## SOURCE MATERIAL
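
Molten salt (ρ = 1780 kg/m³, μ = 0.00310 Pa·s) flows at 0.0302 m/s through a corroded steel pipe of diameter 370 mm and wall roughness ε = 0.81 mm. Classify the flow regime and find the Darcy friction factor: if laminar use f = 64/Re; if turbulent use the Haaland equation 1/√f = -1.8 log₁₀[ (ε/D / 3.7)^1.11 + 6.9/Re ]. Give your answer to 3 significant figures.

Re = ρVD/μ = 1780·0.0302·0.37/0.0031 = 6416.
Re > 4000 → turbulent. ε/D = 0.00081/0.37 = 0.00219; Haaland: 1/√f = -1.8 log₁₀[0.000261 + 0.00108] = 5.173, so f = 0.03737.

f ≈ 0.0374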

* * *

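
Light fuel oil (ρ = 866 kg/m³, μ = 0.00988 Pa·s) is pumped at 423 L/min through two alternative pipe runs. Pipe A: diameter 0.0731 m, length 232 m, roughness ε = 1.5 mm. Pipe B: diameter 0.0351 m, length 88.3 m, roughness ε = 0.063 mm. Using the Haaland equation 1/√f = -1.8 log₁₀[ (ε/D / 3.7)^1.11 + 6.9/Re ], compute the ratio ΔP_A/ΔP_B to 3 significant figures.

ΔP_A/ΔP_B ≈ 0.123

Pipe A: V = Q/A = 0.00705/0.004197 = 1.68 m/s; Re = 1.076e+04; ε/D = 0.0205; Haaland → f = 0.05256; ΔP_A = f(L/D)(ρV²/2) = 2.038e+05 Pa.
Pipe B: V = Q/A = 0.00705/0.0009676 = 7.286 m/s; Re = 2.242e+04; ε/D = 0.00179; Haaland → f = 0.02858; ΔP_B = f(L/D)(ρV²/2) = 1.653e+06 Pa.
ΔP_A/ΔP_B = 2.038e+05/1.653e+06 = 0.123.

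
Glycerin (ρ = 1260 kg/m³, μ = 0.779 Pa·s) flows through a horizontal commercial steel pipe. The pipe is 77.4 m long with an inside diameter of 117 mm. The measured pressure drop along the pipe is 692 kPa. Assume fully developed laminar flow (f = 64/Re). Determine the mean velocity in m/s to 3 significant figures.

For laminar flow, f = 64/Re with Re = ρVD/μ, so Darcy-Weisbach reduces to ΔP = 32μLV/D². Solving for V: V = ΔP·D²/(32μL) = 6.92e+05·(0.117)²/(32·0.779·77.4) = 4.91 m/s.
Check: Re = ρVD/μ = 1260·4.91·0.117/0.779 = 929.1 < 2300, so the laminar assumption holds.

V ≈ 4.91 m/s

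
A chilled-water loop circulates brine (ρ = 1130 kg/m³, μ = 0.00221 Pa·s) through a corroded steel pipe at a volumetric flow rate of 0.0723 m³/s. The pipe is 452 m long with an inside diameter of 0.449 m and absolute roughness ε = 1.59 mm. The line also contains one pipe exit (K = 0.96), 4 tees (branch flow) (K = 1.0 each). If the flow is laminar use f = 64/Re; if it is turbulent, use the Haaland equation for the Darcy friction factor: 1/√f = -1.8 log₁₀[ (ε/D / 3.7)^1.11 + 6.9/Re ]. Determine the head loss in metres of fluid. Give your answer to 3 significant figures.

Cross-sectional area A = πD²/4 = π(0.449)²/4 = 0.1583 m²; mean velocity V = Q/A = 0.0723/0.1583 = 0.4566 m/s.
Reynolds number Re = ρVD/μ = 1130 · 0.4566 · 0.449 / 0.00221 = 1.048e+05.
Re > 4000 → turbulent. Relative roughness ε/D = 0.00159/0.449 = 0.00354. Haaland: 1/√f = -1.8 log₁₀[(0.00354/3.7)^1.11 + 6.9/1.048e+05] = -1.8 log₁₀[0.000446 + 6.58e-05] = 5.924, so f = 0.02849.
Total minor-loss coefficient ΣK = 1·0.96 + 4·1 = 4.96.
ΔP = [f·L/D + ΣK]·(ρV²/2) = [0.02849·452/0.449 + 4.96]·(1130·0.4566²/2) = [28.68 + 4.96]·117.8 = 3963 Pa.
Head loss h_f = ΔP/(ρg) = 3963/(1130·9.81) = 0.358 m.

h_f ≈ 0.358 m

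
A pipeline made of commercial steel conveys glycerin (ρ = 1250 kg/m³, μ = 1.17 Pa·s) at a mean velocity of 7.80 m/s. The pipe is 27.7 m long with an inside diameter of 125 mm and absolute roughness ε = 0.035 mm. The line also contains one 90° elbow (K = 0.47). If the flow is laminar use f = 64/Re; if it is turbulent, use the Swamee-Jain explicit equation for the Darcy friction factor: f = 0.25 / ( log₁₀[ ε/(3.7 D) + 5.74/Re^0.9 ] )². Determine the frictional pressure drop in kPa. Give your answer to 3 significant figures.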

## PROBLEM STATEMENT
In the data above, find the line with "A chilled-water loop" and the line with "A pipeline made". Retype both, plus every line between them, exactly.

## RESPONSE TO THIS EXERCISE
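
A chilled-water loop circulates brine (ρ = 1130 kg/m³, μ = 0.00221 Pa·s) through a corroded steel pipe at a volumetric flow rate of 0.0723 m³/s. The pipe is 452 m long with an inside diameter of 0.449 m and absolute roughness ε = 1.59 mm. The line also contains one pipe exit (K = 0.96), 4 tees (branch flow) (K = 1.0 each). If the flow is laminar use f = 64/Re; if it is turbulent, use the Haaland equation for the Darcy friction factor: 1/√f = -1.8 log₁₀[ (ε/D / 3.7)^1.11 + 6.9/Re ]. Determine the head loss in metres of fluid. Give your answer to 3 significant figures.

Cross-sectional area A = πD²/4 = π(0.449)²/4 = 0.1583 m²; mean velocity V = Q/A = 0.0723/0.1583 = 0.4566 m/s.
Reynolds number Re = ρVD/μ = 1130 · 0.4566 · 0.449 / 0.00221 = 1.048e+05.
Re > 4000 → turbulent. Relative roughness ε/D = 0.00159/0.449 = 0.00354. Haaland: 1/√f = -1.8 log₁₀[(0.00354/3.7)^1.11 + 6.9/1.048e+05] = -1.8 log₁₀[0.000446 + 6.58e-05] = 5.924, so f = 0.02849.
Total minor-loss coefficient ΣK = 1·0.96 + 4·1 = 4.96.
ΔP = [f·L/D + ΣK]·(ρV²/2) = [0.02849·452/0.449 + 4.96]·(1130·0.4566²/2) = [28.68 + 4.96]·117.8 = 3963 Pa.
Head loss h_f = ΔP/(ρg) = 3963/(1130·9.81) = 0.358 m.

h_f ≈ 0.358 m

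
A pipeline made of commercial steel conveys glycerin (ρ = 1250 kg/m³, μ = 1.17 Pa·s) at a mean velocity of 7.80 m/s. The pipe is 27.7 m long with an inside diameter of 125 mm and absolute roughness ε = 0.035 mm. The line also contains one 90° elbow (K = 0.47). If the flow is laminar use f = 64/Re; if it is turbulent, use the Swamee-Jain explicit equation for the Darcy friction factor: f = 0.25 / ( log₁₀[ ε/(3.7 D) + 5.74/Re^0.9 ] )². Determine the frictional pressure drop in kPa. Give your answer to 3 significant figures.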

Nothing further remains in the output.